Exercise :: Your answer should restate each line of the data below word for word.

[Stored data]
Segment Open

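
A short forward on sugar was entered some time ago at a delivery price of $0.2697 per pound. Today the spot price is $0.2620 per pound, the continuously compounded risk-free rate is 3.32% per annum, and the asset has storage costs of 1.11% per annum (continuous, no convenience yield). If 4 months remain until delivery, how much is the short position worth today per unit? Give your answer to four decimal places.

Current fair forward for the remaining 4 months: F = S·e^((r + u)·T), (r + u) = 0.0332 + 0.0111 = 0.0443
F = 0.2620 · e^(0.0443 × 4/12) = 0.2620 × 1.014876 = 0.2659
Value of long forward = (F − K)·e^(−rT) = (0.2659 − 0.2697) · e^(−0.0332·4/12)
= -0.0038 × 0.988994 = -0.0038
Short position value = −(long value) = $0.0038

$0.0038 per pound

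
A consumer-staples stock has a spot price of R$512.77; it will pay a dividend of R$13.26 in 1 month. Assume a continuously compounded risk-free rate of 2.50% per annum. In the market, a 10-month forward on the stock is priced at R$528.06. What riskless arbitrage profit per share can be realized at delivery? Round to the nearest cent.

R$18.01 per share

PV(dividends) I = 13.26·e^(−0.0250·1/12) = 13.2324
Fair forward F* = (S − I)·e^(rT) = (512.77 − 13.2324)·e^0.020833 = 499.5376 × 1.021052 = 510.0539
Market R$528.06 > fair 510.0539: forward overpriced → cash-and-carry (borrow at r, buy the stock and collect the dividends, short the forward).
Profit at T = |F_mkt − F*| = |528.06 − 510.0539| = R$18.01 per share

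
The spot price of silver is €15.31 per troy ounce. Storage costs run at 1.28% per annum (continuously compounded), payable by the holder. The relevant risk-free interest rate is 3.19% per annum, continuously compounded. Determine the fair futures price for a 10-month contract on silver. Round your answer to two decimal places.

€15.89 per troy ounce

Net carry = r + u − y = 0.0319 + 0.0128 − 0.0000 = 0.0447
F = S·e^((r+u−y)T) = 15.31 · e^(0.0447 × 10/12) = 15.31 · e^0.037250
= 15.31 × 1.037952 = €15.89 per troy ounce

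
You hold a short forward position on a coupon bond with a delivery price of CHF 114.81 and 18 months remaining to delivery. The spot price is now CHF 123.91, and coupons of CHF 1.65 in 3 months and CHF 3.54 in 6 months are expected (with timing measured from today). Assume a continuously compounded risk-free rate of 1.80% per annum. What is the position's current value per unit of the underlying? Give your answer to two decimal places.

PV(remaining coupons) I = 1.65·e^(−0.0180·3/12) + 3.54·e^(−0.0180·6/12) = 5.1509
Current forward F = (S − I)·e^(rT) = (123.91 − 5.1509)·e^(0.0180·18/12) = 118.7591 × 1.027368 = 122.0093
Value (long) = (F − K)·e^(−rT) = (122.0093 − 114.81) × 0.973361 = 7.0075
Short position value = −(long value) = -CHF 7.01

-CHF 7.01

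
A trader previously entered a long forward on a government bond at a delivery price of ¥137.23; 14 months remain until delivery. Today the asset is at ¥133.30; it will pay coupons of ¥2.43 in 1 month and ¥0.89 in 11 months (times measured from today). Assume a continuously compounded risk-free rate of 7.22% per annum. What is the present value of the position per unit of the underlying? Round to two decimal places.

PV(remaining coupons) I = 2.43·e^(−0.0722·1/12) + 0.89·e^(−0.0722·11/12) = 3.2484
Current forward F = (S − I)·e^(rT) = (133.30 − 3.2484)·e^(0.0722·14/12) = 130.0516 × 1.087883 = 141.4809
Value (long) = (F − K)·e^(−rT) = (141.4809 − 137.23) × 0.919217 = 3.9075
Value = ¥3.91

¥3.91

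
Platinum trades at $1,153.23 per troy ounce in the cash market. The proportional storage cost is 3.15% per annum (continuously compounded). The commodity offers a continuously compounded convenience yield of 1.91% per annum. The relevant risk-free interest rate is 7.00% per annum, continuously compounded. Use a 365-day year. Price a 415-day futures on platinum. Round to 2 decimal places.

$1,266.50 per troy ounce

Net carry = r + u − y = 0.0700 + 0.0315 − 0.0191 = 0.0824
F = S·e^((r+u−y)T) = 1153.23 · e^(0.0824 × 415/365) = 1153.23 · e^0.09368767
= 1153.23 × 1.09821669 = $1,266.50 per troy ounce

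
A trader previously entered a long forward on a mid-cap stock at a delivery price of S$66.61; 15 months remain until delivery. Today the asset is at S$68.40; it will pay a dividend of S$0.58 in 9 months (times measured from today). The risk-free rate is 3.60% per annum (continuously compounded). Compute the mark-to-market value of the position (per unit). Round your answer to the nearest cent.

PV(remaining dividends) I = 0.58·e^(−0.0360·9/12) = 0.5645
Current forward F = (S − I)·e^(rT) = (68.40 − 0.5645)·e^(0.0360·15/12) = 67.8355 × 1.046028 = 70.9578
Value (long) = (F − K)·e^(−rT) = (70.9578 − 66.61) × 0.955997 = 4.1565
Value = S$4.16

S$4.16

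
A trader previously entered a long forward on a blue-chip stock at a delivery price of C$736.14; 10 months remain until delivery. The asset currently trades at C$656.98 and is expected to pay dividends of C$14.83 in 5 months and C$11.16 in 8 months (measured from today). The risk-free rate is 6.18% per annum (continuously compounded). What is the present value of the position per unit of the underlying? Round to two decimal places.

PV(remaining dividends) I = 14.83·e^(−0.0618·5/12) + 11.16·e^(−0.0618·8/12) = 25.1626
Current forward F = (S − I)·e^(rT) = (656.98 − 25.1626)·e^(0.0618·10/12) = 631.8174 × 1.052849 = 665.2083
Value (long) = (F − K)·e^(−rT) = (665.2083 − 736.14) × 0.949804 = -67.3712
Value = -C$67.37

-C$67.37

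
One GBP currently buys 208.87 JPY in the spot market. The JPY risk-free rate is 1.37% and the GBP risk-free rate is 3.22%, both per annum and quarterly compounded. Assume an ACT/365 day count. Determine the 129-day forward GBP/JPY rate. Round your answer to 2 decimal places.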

Segment Closed

Answer space ::
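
A short forward on sugar was entered some time ago at a delivery price of $0.2697 per pound. Today the spot price is $0.2620 per pound, the continuously compounded risk-free rate is 3.32% per annum, and the asset has storage costs of 1.11% per annum (continuous, no convenience yield). If 4 months remain until delivery, how much is the short position worth today per unit? Give your answer to four decimal places.

Current fair forward for the remaining 4 months: F = S·e^((r + u)·T), (r + u) = 0.0332 + 0.0111 = 0.0443
F = 0.2620 · e^(0.0443 × 4/12) = 0.2620 × 1.014876 = 0.2659
Value of long forward = (F − K)·e^(−rT) = (0.2659 − 0.2697) · e^(−0.0332·4/12)
= -0.0038 × 0.988994 = -0.0038
Short position value = −(long value) = $0.0038

$0.0038 per pound

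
A consumer-staples stock has a spot price of R$512.77; it will pay a dividend of R$13.26 in 1 month. Assume a continuously compounded risk-free rate of 2.50% per annum. In the market, a 10-month forward on the stock is priced at R$528.06. What riskless arbitrage profit per share can be realized at delivery? Round to the nearest cent.

R$18.01 per share

PV(dividends) I = 13.26·e^(−0.0250·1/12) = 13.2324
Fair forward F* = (S − I)·e^(rT) = (512.77 − 13.2324)·e^0.020833 = 499.5376 × 1.021052 = 510.0539
Market R$528.06 > fair 510.0539: forward overpriced → cash-and-carry (borrow at r, buy the stock and collect the dividends, short the forward).
Profit at T = |F_mkt − F*| = |528.06 − 510.0539| = R$18.01 per share

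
The spot price of silver is €15.31 per troy ounce. Storage costs run at 1.28% per annum (continuously compounded), payable by the holder. The relevant risk-free interest rate is 3.19% per annum, continuously compounded. Determine the fair futures price for a 10-month contract on silver. Round your answer to two decimal places.

€15.89 per troy ounce

Net carry = r + u − y = 0.0319 + 0.0128 − 0.0000 = 0.0447
F = S·e^((r+u−y)T) = 15.31 · e^(0.0447 × 10/12) = 15.31 · e^0.037250
= 15.31 × 1.037952 = €15.89 per troy ounce

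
You hold a short forward position on a coupon bond with a delivery price of CHF 114.81 and 18 months remaining to delivery. The spot price is now CHF 123.91, and coupons of CHF 1.65 in 3 months and CHF 3.54 in 6 months are expected (with timing measured from today). Assume a continuously compounded risk-free rate of 1.80% per annum. What is the position's current value per unit of the underlying? Give your answer to two decimal places.

PV(remaining coupons) I = 1.65·e^(−0.0180·3/12) + 3.54·e^(−0.0180·6/12) = 5.1509
Current forward F = (S − I)·e^(rT) = (123.91 − 5.1509)·e^(0.0180·18/12) = 118.7591 × 1.027368 = 122.0093
Value (long) = (F − K)·e^(−rT) = (122.0093 − 114.81) × 0.973361 = 7.0075
Short position value = −(long value) = -CHF 7.01

-CHF 7.01

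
A trader previously entered a long forward on a government bond at a delivery price of ¥137.23; 14 months remain until delivery. Today the asset is at ¥133.30; it will pay coupons of ¥2.43 in 1 month and ¥0.89 in 11 months (times measured from today). Assume a continuously compounded risk-free rate of 7.22% per annum. What is the present value of the position per unit of the underlying? Round to two decimal places.

PV(remaining coupons) I = 2.43·e^(−0.0722·1/12) + 0.89·e^(−0.0722·11/12) = 3.2484
Current forward F = (S − I)·e^(rT) = (133.30 − 3.2484)·e^(0.0722·14/12) = 130.0516 × 1.087883 = 141.4809
Value (long) = (F − K)·e^(−rT) = (141.4809 − 137.23) × 0.919217 = 3.9075
Value = ¥3.91

¥3.91

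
Platinum trades at $1,153.23 per troy ounce in the cash market. The proportional storage cost is 3.15% per annum (continuously compounded). The commodity offers a continuously compounded convenience yield of 1.91% per annum. The relevant risk-free interest rate is 7.00% per annum, continuously compounded. Use a 365-day year. Price a 415-day futures on platinum. Round to 2 decimal places.

$1,266.50 per troy ounce

Net carry = r + u − y = 0.0700 + 0.0315 − 0.0191 = 0.0824
F = S·e^((r+u−y)T) = 1153.23 · e^(0.0824 × 415/365) = 1153.23 · e^0.09368767
= 1153.23 × 1.09821669 = $1,266.50 per troy ounce

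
A trader previously entered a long forward on a mid-cap stock at a delivery price of S$66.61; 15 months remain until delivery. Today the asset is at S$68.40; it will pay a dividend of S$0.58 in 9 months (times measured from today). The risk-free rate is 3.60% per annum (continuously compounded). Compute the mark-to-market value of the position (per unit). Round your answer to the nearest cent.

PV(remaining dividends) I = 0.58·e^(−0.0360·9/12) = 0.5645
Current forward F = (S − I)·e^(rT) = (68.40 − 0.5645)·e^(0.0360·15/12) = 67.8355 × 1.046028 = 70.9578
Value (long) = (F − K)·e^(−rT) = (70.9578 − 66.61) × 0.955997 = 4.1565
Value = S$4.16

S$4.16

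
A trader previously entered a long forward on a blue-chip stock at a delivery price of C$736.14; 10 months remain until delivery. The asset currently trades at C$656.98 and is expected to pay dividends of C$14.83 in 5 months and C$11.16 in 8 months (measured from today). The risk-free rate is 6.18% per annum (continuously compounded). What is the present value of the position per unit of the underlying? Round to two decimal places.

PV(remaining dividends) I = 14.83·e^(−0.0618·5/12) + 11.16·e^(−0.0618·8/12) = 25.1626
Current forward F = (S − I)·e^(rT) = (656.98 − 25.1626)·e^(0.0618·10/12) = 631.8174 × 1.052849 = 665.2083
Value (long) = (F − K)·e^(−rT) = (665.2083 − 736.14) × 0.949804 = -67.3712
Value = -C$67.37

-C$67.37

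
One GBP currently buys 208.87 JPY in the spot market. The JPY risk-free rate is 1.37% and the GBP risk-free rate is 3.22%, both per annum and quarterly compounded. Assume an ACT/365 day count. Determine the 129-day forward GBP/JPY rate. Round your answer to 2 decimal places.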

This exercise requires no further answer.